Starting with the first line of the records, write out each line exactly until you have included the line containing "4. Add 20 μL".

====

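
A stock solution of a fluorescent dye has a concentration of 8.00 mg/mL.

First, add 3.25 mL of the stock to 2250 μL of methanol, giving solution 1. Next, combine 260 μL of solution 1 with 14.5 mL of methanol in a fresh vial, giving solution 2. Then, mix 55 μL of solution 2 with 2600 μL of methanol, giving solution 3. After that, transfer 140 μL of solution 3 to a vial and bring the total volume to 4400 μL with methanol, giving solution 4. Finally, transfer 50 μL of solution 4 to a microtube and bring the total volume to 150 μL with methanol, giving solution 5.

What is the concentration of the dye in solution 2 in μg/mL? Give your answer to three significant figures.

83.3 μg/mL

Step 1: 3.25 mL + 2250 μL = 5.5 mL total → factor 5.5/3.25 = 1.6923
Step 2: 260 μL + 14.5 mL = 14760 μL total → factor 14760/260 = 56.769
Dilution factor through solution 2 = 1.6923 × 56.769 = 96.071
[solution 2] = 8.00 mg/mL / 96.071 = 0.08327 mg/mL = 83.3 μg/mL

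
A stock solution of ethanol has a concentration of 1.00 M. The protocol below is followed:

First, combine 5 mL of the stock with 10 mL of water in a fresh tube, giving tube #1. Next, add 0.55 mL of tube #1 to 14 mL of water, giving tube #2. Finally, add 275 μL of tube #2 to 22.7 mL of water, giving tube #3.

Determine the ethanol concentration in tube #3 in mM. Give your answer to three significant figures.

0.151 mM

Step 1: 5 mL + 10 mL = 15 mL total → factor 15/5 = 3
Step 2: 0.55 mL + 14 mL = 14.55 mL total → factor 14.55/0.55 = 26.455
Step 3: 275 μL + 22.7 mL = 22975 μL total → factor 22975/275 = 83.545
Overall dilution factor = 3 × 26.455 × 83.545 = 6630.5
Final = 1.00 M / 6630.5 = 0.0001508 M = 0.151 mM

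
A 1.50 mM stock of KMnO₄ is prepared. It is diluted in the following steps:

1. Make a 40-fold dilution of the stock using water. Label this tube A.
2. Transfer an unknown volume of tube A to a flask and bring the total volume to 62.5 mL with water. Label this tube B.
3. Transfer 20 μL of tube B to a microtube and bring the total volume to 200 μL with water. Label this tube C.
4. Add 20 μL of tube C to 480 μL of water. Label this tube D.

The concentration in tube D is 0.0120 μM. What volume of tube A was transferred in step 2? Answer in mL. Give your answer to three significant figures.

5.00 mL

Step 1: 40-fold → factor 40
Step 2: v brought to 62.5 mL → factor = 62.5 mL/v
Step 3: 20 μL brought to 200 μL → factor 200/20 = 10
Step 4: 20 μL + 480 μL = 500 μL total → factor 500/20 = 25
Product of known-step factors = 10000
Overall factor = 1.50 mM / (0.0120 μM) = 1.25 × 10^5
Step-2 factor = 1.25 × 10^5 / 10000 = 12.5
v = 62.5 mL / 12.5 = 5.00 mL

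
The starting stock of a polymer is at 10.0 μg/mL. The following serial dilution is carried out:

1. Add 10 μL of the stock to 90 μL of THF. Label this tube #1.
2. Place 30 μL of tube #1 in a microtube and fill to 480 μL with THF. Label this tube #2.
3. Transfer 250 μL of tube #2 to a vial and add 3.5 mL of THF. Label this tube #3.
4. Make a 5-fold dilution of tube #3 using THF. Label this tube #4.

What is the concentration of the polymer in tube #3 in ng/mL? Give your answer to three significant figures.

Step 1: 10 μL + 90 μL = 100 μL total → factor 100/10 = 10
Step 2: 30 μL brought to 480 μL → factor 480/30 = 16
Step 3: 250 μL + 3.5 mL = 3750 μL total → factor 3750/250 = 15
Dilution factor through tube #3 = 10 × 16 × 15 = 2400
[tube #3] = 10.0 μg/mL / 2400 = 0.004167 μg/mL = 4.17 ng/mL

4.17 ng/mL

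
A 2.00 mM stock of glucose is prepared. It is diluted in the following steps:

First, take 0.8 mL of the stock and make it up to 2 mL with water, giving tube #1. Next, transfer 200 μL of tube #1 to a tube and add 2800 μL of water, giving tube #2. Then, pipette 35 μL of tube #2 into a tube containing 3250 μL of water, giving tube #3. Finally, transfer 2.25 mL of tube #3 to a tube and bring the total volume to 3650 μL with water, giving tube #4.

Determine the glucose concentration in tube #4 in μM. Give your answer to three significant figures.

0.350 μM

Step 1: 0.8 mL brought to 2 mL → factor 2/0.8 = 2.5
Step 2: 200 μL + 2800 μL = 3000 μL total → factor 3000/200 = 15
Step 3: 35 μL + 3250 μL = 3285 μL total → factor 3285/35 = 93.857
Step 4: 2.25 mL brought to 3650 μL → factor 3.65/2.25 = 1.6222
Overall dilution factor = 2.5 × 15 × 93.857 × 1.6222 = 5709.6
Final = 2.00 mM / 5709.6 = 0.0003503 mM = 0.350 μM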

====

◆ ANSWER AREA ◆
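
A stock solution of a fluorescent dye has a concentration of 8.00 mg/mL.

First, add 3.25 mL of the stock to 2250 μL of methanol, giving solution 1. Next, combine 260 μL of solution 1 with 14.5 mL of methanol in a fresh vial, giving solution 2. Then, mix 55 μL of solution 2 with 2600 μL of methanol, giving solution 3. After that, transfer 140 μL of solution 3 to a vial and bring the total volume to 4400 μL with methanol, giving solution 4. Finally, transfer 50 μL of solution 4 to a microtube and bring the total volume to 150 μL with methanol, giving solution 5.

What is the concentration of the dye in solution 2 in μg/mL? Give your answer to three significant figures.

83.3 μg/mL

Step 1: 3.25 mL + 2250 μL = 5.5 mL total → factor 5.5/3.25 = 1.6923
Step 2: 260 μL + 14.5 mL = 14760 μL total → factor 14760/260 = 56.769
Dilution factor through solution 2 = 1.6923 × 56.769 = 96.071
[solution 2] = 8.00 mg/mL / 96.071 = 0.08327 mg/mL = 83.3 μg/mL

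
A stock solution of ethanol has a concentration of 1.00 M. The protocol below is followed:

First, combine 5 mL of the stock with 10 mL of water in a fresh tube, giving tube #1. Next, add 0.55 mL of tube #1 to 14 mL of water, giving tube #2. Finally, add 275 μL of tube #2 to 22.7 mL of water, giving tube #3.

Determine the ethanol concentration in tube #3 in mM. Give your answer to three significant figures.

0.151 mM

Step 1: 5 mL + 10 mL = 15 mL total → factor 15/5 = 3
Step 2: 0.55 mL + 14 mL = 14.55 mL total → factor 14.55/0.55 = 26.455
Step 3: 275 μL + 22.7 mL = 22975 μL total → factor 22975/275 = 83.545
Overall dilution factor = 3 × 26.455 × 83.545 = 6630.5
Final = 1.00 M / 6630.5 = 0.0001508 M = 0.151 mM

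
A 1.50 mM stock of KMnO₄ is prepared. It is diluted in the following steps:

1. Make a 40-fold dilution of the stock using water. Label this tube A.
2. Transfer an unknown volume of tube A to a flask and bring the total volume to 62.5 mL with water. Label this tube B.
3. Transfer 20 μL of tube B to a microtube and bring the total volume to 200 μL with water. Label this tube C.
4. Add 20 μL of tube C to 480 μL of water. Label this tube D.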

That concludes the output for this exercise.